[Activity] The following entries are to be retyped in full, exactly as written.

[Source data]
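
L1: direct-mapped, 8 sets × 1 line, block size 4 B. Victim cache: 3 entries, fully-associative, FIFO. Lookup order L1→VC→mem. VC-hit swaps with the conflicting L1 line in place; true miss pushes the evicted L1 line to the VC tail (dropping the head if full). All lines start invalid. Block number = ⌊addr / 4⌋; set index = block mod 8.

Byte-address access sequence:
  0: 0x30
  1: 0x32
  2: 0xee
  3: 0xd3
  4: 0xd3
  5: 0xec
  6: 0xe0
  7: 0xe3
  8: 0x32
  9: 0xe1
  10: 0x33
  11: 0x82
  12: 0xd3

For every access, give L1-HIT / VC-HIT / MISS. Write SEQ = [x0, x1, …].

#0 0x30→b12/s4 MISS; vc=[]
#1 0x32→b12/s4 L1-HIT; vc=[]
#2 0xee→b59/s3 MISS; vc=[]
#3 0xd3→b52/s4 MISS; vc=[12]
#4 0xd3→b52/s4 L1-HIT; vc=[12]
#5 0xec→b59/s3 L1-HIT; vc=[12]
#6 0xe0→b56/s0 MISS; vc=[12]
#7 0xe3→b56/s0 L1-HIT; vc=[12]
#8 0x32→b12/s4 VC-HIT; vc=[52]
#9 0xe1→b56/s0 L1-HIT; vc=[52]
#10 0x33→b12/s4 L1-HIT; vc=[52]
#11 0x82→b32/s0 MISS; vc=[52,56]
#12 0xd3→b52/s4 VC-HIT; vc=[12,56]

SEQ = [MISS, L1-HIT, MISS, MISS, L1-HIT, L1-HIT, MISS, L1-HIT, VC-HIT, L1-HIT, L1-HIT, MISS, VC-HIT]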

[Solution to the problem]
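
L1: direct-mapped, 8 sets × 1 line, block size 4 B. Victim cache: 3 entries, fully-associative, FIFO. Lookup order L1→VC→mem. VC-hit swaps with the conflicting L1 line in place; true miss pushes the evicted L1 line to the VC tail (dropping the head if full). All lines start invalid. Block number = ⌊addr / 4⌋; set index = block mod 8.

Byte-address access sequence:
  0: 0x30
  1: 0x32
  2: 0xee
  3: 0xd3
  4: 0xd3
  5: 0xec
  6: 0xe0
  7: 0xe3
  8: 0x32
  9: 0xe1
  10: 0x33
  11: 0x82
  12: 0xd3

For every access, give L1-HIT / VC-HIT / MISS. Write SEQ = [x0, x1, …].

#0 0x30→b12/s4 MISS; vc=[]
#1 0x32→b12/s4 L1-HIT; vc=[]
#2 0xee→b59/s3 MISS; vc=[]
#3 0xd3→b52/s4 MISS; vc=[12]
#4 0xd3→b52/s4 L1-HIT; vc=[12]
#5 0xec→b59/s3 L1-HIT; vc=[12]
#6 0xe0→b56/s0 MISS; vc=[12]
#7 0xe3→b56/s0 L1-HIT; vc=[12]
#8 0x32→b12/s4 VC-HIT; vc=[52]
#9 0xe1→b56/s0 L1-HIT; vc=[52]
#10 0x33→b12/s4 L1-HIT; vc=[52]
#11 0x82→b32/s0 MISS; vc=[52,56]
#12 0xd3→b52/s4 VC-HIT; vc=[12,56]

SEQ = [MISS, L1-HIT, MISS, MISS, L1-HIT, L1-HIT, MISS, L1-HIT, VC-HIT, L1-HIT, L1-HIT, MISS, VC-HIT]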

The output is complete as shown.